→ **GOAL OF THE EXERCISE**: In the entries below, identify every line with the string "over" and copy it.

** DATA EXTRACT follows **

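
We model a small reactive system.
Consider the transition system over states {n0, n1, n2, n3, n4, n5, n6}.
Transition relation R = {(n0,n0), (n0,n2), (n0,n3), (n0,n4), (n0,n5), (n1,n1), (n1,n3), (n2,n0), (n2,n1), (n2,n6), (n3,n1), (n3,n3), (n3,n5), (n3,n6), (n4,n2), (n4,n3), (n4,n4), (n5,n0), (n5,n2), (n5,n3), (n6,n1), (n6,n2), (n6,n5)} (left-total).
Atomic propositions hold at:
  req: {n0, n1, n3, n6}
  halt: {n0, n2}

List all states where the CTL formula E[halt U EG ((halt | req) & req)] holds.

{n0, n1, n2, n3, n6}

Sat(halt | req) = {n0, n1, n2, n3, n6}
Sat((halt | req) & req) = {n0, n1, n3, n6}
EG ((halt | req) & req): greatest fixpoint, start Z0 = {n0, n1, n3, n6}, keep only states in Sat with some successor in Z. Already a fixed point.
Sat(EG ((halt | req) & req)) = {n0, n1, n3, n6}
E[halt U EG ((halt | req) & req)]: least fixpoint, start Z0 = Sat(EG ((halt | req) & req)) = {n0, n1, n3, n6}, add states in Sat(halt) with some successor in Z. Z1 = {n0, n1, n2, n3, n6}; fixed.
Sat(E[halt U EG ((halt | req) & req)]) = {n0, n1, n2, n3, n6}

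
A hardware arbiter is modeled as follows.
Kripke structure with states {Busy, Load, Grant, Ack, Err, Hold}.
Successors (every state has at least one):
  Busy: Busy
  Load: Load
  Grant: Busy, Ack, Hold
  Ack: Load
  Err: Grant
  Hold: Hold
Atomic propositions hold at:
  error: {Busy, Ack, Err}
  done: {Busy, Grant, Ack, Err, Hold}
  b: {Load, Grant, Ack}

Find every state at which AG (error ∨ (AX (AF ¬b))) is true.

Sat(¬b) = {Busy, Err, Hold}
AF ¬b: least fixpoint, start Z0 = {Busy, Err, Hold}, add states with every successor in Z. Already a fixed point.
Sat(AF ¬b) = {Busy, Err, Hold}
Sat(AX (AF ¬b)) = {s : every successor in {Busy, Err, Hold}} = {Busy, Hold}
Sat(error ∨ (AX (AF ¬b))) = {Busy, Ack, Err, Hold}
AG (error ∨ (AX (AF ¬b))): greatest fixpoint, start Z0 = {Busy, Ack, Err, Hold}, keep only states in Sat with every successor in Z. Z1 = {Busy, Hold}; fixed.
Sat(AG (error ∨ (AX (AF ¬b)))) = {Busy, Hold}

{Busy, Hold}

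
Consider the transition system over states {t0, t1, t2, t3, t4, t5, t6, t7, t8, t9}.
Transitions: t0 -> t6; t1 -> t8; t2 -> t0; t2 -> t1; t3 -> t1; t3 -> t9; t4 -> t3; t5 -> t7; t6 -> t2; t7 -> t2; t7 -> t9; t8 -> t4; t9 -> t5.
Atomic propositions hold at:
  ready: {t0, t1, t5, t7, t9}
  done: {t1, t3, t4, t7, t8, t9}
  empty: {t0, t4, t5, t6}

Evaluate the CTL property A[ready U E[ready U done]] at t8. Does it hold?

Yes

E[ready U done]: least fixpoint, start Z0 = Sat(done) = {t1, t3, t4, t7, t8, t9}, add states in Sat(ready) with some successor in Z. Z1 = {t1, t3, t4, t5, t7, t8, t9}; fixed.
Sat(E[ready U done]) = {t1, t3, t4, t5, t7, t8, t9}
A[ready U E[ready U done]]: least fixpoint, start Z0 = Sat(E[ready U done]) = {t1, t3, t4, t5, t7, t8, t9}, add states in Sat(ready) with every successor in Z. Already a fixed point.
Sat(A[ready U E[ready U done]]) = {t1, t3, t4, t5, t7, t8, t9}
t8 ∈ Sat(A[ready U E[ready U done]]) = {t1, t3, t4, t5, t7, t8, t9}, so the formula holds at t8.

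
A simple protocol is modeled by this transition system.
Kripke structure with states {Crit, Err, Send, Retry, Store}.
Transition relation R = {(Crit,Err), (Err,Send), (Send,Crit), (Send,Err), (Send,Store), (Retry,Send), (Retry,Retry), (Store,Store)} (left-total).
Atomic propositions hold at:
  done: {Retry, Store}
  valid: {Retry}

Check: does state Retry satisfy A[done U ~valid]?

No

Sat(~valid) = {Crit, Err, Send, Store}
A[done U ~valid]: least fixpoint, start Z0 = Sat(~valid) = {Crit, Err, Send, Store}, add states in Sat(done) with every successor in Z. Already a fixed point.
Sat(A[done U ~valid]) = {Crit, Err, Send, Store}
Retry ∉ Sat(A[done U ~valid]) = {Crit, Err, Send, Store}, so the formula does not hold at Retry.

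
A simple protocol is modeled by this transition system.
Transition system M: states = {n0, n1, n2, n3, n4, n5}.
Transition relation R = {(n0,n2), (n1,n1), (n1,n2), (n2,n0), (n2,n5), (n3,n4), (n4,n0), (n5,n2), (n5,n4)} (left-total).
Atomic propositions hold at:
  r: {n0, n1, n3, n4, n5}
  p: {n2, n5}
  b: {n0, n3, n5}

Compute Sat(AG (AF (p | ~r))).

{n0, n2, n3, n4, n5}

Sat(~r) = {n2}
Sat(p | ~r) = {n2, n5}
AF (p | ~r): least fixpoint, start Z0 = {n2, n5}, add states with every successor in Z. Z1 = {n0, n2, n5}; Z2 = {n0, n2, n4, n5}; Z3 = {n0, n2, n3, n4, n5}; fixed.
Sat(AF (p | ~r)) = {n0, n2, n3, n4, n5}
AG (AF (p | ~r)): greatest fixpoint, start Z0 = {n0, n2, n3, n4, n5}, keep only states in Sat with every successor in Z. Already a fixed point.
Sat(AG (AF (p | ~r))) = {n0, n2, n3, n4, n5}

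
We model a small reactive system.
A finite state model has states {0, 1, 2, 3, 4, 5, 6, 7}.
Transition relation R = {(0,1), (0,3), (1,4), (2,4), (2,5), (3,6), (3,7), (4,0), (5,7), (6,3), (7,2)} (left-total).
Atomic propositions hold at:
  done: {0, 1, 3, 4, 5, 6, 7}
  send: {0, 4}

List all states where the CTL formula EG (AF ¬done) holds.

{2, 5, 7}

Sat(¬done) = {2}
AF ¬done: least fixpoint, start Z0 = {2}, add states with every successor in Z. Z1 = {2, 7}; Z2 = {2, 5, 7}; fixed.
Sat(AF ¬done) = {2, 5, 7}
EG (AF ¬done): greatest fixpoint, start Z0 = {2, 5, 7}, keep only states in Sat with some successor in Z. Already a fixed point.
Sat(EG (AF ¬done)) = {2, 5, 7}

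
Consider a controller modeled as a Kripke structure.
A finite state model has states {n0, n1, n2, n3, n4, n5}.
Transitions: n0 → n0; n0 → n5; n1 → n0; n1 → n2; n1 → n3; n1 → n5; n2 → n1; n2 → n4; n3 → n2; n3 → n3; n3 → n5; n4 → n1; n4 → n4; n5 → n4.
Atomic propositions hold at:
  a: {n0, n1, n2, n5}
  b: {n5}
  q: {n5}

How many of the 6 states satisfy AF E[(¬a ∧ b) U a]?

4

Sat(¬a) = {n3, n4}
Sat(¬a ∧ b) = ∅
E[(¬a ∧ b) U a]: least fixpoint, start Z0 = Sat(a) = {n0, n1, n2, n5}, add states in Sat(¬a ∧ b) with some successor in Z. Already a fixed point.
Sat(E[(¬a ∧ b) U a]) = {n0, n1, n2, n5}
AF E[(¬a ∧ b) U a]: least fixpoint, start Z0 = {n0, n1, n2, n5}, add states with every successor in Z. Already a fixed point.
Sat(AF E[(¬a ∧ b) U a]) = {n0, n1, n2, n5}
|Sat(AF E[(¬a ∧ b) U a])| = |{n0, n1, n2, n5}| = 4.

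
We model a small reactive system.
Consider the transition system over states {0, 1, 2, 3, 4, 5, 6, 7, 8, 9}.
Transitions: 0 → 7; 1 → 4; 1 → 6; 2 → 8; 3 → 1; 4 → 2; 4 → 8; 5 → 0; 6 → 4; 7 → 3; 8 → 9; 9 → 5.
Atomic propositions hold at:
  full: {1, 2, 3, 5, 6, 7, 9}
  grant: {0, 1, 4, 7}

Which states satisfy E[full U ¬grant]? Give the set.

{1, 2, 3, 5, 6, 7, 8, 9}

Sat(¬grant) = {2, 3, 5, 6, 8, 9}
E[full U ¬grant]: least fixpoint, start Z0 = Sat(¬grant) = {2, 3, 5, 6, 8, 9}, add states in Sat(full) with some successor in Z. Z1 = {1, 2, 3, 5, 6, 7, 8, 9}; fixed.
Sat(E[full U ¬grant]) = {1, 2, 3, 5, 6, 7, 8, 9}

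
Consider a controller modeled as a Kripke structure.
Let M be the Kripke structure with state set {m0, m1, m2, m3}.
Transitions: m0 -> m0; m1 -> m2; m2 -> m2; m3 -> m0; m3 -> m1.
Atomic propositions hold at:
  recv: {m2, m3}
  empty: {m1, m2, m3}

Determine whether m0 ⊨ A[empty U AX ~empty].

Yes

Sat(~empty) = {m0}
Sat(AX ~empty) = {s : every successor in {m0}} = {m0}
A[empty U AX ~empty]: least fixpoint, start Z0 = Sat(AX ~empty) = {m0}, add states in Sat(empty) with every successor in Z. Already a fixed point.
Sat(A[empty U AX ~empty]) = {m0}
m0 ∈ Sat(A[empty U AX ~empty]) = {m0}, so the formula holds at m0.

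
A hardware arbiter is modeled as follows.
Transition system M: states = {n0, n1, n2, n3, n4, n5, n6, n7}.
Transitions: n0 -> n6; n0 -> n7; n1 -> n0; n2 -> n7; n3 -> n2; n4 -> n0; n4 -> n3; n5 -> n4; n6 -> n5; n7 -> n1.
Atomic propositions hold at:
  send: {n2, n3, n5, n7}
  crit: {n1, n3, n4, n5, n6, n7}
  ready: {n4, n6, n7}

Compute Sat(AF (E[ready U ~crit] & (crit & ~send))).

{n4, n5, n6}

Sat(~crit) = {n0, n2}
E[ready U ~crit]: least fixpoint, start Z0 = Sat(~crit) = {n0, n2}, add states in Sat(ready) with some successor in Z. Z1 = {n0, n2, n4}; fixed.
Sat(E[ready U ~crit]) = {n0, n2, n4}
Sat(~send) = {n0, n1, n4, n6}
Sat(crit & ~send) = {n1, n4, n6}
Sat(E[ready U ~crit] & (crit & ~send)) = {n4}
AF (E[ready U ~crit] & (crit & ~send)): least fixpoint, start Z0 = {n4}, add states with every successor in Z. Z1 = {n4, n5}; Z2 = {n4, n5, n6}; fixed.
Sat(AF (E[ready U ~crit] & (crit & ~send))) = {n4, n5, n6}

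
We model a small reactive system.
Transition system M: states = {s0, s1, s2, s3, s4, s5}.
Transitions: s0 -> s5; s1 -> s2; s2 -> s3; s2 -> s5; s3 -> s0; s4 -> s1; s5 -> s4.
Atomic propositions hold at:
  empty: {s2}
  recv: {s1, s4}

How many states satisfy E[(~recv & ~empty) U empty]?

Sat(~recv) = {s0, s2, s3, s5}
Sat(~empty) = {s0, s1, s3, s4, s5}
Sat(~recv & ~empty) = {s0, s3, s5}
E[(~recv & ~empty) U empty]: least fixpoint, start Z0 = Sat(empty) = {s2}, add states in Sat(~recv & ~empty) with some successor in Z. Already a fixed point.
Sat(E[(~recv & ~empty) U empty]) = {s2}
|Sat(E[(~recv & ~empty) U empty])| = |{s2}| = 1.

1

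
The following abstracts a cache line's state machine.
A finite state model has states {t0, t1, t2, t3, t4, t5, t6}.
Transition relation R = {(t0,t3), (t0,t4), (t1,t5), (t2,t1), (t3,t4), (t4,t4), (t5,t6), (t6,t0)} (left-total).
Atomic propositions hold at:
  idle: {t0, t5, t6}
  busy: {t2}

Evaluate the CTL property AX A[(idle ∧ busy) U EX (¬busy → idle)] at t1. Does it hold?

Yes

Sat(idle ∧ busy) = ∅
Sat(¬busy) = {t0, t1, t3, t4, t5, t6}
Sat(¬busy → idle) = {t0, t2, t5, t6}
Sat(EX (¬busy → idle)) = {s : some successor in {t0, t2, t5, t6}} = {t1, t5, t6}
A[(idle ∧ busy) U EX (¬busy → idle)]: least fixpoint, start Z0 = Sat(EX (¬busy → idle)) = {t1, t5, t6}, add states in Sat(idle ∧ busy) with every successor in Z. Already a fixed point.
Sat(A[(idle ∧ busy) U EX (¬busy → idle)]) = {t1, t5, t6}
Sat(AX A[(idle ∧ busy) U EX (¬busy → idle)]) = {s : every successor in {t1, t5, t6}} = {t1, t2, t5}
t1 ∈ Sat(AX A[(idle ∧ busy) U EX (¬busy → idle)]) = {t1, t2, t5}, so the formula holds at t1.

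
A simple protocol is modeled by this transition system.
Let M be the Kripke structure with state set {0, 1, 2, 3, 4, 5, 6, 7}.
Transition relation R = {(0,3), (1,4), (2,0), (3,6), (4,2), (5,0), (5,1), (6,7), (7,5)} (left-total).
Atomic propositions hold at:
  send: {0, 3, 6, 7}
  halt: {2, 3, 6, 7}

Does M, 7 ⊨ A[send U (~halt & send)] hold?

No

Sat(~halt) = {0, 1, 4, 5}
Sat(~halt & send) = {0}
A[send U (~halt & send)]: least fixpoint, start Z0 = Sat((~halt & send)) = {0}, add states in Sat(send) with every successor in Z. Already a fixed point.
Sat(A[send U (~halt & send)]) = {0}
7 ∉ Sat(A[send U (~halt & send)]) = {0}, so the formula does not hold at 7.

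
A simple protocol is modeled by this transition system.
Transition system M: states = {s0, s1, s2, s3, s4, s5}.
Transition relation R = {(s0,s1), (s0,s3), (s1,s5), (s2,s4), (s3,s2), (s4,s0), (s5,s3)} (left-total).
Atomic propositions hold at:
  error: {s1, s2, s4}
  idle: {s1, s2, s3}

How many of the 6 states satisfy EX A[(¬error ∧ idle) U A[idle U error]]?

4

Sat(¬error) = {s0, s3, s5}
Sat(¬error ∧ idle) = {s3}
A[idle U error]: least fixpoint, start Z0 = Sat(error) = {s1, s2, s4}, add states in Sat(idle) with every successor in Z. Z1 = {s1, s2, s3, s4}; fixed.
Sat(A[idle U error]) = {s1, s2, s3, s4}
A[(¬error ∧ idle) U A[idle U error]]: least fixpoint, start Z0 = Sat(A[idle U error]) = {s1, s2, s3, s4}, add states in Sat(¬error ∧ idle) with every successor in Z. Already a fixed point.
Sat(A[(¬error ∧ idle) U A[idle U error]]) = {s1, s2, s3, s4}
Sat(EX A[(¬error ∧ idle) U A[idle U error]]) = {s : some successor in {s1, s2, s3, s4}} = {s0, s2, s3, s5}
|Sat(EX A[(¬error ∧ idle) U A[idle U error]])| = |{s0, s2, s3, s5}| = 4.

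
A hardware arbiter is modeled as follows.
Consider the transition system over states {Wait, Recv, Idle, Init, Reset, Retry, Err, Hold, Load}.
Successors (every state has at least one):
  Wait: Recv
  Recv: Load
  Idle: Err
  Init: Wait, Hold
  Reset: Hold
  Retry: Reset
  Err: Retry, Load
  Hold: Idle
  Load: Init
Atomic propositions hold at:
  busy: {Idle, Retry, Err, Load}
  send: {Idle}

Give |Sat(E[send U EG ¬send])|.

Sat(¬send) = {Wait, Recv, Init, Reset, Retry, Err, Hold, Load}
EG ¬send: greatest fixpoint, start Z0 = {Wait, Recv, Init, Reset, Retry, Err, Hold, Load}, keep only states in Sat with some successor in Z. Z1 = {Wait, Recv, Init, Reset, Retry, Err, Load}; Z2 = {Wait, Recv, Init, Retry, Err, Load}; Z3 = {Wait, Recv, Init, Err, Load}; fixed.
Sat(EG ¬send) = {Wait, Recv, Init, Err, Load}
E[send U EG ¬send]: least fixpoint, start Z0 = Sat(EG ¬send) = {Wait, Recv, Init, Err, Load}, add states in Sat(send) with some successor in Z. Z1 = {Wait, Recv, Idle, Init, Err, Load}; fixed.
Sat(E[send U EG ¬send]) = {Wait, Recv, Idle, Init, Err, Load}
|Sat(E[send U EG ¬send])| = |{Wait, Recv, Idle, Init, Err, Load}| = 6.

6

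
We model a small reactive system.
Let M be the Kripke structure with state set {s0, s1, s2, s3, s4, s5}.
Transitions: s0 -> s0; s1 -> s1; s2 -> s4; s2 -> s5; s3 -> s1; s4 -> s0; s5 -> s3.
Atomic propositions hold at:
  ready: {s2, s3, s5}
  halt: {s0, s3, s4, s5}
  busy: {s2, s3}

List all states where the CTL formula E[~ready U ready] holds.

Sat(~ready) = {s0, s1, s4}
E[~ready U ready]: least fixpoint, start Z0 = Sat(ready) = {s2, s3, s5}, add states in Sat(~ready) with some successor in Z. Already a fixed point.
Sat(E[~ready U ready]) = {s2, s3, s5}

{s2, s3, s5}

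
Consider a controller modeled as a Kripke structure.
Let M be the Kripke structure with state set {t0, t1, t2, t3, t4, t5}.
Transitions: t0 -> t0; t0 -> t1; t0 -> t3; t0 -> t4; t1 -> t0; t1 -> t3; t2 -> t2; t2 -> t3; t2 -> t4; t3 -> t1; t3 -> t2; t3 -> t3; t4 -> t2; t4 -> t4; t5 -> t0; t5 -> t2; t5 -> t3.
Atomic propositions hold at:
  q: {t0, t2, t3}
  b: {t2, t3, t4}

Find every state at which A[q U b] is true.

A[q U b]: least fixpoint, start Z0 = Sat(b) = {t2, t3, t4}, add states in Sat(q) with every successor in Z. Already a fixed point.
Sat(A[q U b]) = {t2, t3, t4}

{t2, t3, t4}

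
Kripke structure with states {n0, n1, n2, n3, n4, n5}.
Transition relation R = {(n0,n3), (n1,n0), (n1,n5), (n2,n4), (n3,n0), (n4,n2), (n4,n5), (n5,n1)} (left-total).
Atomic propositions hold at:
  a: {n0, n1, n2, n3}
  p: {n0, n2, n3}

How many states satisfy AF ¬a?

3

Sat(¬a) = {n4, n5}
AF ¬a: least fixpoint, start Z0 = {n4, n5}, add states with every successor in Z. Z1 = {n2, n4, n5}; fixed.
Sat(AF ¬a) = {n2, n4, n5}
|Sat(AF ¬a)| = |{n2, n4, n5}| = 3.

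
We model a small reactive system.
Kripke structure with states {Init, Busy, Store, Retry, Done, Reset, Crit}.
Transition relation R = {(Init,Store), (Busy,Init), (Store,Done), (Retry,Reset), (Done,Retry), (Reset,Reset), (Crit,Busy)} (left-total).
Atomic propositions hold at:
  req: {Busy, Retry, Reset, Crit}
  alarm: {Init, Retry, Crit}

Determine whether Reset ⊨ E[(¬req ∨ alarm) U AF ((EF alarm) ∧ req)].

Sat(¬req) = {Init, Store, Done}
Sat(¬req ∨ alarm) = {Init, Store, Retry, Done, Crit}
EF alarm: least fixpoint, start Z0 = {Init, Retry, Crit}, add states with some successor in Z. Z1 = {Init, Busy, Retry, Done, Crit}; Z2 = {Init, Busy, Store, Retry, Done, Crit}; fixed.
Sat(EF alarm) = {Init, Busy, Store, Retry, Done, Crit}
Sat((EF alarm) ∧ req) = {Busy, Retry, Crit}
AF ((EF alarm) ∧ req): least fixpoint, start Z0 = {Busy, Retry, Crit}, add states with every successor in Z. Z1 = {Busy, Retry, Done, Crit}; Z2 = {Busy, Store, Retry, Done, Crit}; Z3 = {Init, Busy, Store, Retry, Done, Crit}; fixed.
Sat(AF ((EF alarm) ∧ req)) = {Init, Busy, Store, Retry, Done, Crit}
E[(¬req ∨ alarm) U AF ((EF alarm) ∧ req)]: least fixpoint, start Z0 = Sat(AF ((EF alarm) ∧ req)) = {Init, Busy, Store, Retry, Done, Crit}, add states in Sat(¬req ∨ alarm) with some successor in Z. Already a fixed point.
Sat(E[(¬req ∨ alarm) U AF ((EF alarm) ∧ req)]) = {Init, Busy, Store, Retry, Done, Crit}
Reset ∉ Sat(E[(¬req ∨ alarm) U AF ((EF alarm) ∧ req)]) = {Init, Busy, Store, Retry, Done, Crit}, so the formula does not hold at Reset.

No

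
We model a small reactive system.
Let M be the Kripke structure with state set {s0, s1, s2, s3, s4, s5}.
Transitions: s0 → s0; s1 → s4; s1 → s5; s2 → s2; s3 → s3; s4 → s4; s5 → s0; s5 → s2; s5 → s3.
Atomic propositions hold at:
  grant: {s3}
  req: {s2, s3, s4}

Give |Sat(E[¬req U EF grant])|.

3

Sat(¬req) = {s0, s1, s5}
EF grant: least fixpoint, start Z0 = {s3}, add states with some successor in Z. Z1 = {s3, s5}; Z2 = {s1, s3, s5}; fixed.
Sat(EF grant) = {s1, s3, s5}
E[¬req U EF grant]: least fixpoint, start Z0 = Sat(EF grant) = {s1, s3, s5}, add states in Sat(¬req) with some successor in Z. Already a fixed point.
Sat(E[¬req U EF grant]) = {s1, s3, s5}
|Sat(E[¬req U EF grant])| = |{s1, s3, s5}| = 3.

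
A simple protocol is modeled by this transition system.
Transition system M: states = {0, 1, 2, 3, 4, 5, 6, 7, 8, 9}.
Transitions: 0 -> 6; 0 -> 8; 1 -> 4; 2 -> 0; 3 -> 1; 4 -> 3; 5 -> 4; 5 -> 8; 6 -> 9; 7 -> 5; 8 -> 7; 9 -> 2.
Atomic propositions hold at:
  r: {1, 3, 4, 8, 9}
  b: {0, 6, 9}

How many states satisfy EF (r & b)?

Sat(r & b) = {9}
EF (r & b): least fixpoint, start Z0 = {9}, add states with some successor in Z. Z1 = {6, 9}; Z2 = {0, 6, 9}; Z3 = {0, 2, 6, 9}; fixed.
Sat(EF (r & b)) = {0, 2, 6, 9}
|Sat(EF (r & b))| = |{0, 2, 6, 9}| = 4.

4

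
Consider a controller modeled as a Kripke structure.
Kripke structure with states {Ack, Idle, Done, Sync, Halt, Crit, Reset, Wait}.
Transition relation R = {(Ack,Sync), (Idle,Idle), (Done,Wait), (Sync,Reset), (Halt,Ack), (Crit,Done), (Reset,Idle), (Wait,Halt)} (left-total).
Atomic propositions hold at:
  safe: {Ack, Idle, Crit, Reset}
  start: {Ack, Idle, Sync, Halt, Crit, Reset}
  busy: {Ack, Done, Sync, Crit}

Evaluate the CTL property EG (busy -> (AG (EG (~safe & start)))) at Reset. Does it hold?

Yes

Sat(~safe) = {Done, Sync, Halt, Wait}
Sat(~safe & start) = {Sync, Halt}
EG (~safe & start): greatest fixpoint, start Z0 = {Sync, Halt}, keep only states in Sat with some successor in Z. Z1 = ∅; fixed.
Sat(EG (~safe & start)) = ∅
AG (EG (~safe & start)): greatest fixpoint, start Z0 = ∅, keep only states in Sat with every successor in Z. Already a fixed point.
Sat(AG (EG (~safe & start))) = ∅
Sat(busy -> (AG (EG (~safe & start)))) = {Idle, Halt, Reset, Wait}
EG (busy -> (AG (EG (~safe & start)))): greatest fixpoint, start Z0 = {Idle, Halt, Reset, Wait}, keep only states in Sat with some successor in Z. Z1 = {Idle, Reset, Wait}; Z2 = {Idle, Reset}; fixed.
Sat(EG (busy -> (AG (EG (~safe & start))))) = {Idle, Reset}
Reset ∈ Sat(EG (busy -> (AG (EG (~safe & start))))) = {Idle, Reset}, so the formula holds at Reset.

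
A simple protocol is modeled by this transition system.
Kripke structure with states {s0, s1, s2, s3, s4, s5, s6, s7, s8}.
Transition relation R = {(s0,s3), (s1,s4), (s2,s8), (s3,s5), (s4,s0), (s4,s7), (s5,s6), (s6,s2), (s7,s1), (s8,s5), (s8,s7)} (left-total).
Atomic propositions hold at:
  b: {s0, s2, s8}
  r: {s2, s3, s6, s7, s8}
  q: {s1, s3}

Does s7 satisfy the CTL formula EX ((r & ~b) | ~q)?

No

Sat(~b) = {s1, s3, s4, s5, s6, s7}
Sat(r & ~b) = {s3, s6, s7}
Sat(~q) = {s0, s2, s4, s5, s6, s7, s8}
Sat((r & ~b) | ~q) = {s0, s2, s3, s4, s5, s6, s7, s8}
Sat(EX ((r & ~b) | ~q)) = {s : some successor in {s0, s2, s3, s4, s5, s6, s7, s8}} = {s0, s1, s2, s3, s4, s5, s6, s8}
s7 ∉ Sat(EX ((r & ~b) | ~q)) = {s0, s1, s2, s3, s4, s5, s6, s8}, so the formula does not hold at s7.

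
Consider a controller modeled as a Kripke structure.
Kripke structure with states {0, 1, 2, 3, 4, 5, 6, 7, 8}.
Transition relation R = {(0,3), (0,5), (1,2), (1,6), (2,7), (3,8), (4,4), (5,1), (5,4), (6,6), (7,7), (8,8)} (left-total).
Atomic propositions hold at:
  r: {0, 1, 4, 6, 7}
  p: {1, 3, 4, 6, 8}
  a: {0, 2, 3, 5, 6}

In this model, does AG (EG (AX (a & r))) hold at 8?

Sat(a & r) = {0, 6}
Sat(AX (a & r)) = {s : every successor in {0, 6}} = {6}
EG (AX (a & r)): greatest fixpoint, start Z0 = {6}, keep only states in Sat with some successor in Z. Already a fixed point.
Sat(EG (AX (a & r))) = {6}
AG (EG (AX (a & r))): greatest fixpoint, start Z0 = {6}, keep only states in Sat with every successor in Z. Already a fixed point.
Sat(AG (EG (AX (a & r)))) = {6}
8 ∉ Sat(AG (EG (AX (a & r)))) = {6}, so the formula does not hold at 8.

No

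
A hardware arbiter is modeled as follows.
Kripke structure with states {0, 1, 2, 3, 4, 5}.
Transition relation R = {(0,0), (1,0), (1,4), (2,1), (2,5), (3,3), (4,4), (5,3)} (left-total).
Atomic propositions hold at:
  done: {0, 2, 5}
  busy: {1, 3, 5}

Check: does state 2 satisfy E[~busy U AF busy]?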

** End of DATA EXTRACT **

→ **TASK ANSWER**:
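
Consider the transition system over states {n0, n1, n2, n3, n4, n5, n6}.
Consider the transition system over states {t0, t1, t2, t3, t4, t5, t6, t7, t8, t9}.
Consider the transition system over states {0, 1, 2, 3, 4, 5, 6, 7, 8, 9}.
Consider the transition system over states {Wait, Recv, Idle, Init, Reset, Retry, Err, Hold, Load}.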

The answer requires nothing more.